DATA EXCERPTS

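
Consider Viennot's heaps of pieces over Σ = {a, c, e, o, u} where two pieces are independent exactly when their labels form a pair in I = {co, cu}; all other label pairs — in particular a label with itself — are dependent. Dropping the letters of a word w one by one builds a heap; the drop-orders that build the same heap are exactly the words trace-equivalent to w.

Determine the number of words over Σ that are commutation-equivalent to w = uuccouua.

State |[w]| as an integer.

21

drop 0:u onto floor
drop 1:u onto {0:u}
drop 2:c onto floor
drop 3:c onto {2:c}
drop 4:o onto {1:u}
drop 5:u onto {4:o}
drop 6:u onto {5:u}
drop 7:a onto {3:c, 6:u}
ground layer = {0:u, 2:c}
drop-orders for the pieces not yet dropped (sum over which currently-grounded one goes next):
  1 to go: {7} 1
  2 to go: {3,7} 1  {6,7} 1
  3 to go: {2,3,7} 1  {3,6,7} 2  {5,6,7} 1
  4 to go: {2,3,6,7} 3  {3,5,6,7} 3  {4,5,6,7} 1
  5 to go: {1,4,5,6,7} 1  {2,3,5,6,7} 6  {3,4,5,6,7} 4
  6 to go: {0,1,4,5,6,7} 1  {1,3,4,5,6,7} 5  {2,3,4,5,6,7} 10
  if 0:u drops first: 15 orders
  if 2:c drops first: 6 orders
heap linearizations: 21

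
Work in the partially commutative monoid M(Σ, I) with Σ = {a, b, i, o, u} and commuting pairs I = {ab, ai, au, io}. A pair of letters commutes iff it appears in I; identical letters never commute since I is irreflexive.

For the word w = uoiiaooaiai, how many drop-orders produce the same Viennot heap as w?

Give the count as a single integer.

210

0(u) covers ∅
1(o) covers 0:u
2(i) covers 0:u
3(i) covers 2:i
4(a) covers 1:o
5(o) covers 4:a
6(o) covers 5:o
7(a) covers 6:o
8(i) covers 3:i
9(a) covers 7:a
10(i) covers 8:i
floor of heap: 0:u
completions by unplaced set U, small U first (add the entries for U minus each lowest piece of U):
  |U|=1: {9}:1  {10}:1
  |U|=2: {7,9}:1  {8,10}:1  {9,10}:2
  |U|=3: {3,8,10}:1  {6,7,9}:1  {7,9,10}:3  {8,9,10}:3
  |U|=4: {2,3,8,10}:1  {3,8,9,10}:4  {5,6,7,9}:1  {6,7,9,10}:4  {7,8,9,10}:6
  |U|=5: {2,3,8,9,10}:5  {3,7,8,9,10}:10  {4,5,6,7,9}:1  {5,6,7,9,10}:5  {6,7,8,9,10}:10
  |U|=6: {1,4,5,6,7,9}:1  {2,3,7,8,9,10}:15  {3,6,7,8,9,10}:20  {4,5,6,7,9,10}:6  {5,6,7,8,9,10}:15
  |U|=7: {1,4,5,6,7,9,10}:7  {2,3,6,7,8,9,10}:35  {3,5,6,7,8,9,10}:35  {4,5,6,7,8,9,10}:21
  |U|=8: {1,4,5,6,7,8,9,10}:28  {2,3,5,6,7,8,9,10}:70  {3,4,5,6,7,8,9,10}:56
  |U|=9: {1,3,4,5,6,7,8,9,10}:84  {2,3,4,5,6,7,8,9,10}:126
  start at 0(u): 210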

WHAT THE EXERCISE ASKS
Could every record be printed again exactly as it reads?

RESPONSE FOR THIS EXERCISE
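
Consider Viennot's heaps of pieces over Σ = {a, c, e, o, u} where two pieces are independent exactly when their labels form a pair in I = {co, cu}; all other label pairs — in particular a label with itself — are dependent. Dropping the letters of a word w one by one builds a heap; the drop-orders that build the same heap are exactly the words trace-equivalent to w.

Determine the number of words over Σ that are commutation-equivalent to w = uuccouua.

State |[w]| as an integer.

21

drop 0:u onto floor
drop 1:u onto {0:u}
drop 2:c onto floor
drop 3:c onto {2:c}
drop 4:o onto {1:u}
drop 5:u onto {4:o}
drop 6:u onto {5:u}
drop 7:a onto {3:c, 6:u}
ground layer = {0:u, 2:c}
drop-orders for the pieces not yet dropped (sum over which currently-grounded one goes next):
  1 to go: {7} 1
  2 to go: {3,7} 1  {6,7} 1
  3 to go: {2,3,7} 1  {3,6,7} 2  {5,6,7} 1
  4 to go: {2,3,6,7} 3  {3,5,6,7} 3  {4,5,6,7} 1
  5 to go: {1,4,5,6,7} 1  {2,3,5,6,7} 6  {3,4,5,6,7} 4
  6 to go: {0,1,4,5,6,7} 1  {1,3,4,5,6,7} 5  {2,3,4,5,6,7} 10
  if 0:u drops first: 15 orders
  if 2:c drops first: 6 orders
heap linearizations: 21

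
Work in the partially commutative monoid M(Σ, I) with Σ = {a, b, i, o, u} and commuting pairs I = {ab, ai, au, io}. A pair of letters commutes iff it appears in I; identical letters never commute since I is irreflexive.

For the word w = uoiiaooaiai, how many drop-orders produce the same Viennot heap as w?

Give the count as a single integer.

210

0(u) covers ∅
1(o) covers 0:u
2(i) covers 0:u
3(i) covers 2:i
4(a) covers 1:o
5(o) covers 4:a
6(o) covers 5:o
7(a) covers 6:o
8(i) covers 3:i
9(a) covers 7:a
10(i) covers 8:i
floor of heap: 0:u
completions by unplaced set U, small U first (add the entries for U minus each lowest piece of U):
  |U|=1: {9}:1  {10}:1
  |U|=2: {7,9}:1  {8,10}:1  {9,10}:2
  |U|=3: {3,8,10}:1  {6,7,9}:1  {7,9,10}:3  {8,9,10}:3
  |U|=4: {2,3,8,10}:1  {3,8,9,10}:4  {5,6,7,9}:1  {6,7,9,10}:4  {7,8,9,10}:6
  |U|=5: {2,3,8,9,10}:5  {3,7,8,9,10}:10  {4,5,6,7,9}:1  {5,6,7,9,10}:5  {6,7,8,9,10}:10
  |U|=6: {1,4,5,6,7,9}:1  {2,3,7,8,9,10}:15  {3,6,7,8,9,10}:20  {4,5,6,7,9,10}:6  {5,6,7,8,9,10}:15
  |U|=7: {1,4,5,6,7,9,10}:7  {2,3,6,7,8,9,10}:35  {3,5,6,7,8,9,10}:35  {4,5,6,7,8,9,10}:21
  |U|=8: {1,4,5,6,7,8,9,10}:28  {2,3,5,6,7,8,9,10}:70  {3,4,5,6,7,8,9,10}:56
  |U|=9: {1,3,4,5,6,7,8,9,10}:84  {2,3,4,5,6,7,8,9,10}:126
  start at 0(u): 210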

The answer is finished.